**Aim of the exercise**
When scanning the data, count every line with "orders" in it, and report only the resulting number.

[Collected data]

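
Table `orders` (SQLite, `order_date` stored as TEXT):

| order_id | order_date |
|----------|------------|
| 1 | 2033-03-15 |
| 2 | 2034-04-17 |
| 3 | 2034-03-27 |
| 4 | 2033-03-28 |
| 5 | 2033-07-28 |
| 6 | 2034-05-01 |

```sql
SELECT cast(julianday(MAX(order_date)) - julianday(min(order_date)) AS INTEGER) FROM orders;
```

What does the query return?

MIN = 2033-03-15, MAX = 2034-05-01.
16 days remain in March 2033 after the 15th (31 − 15).
Full months from April 2033 through April 2034 contribute their day counts.
Then 1 day into May 2034.
Total: 16 + 30 + 31 + 30 + 31 + 31 + 30 + 31 + 30 + 31 + 31 + 28 + 31 + 30 + 1 = 412.

412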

**Answer to this task**
2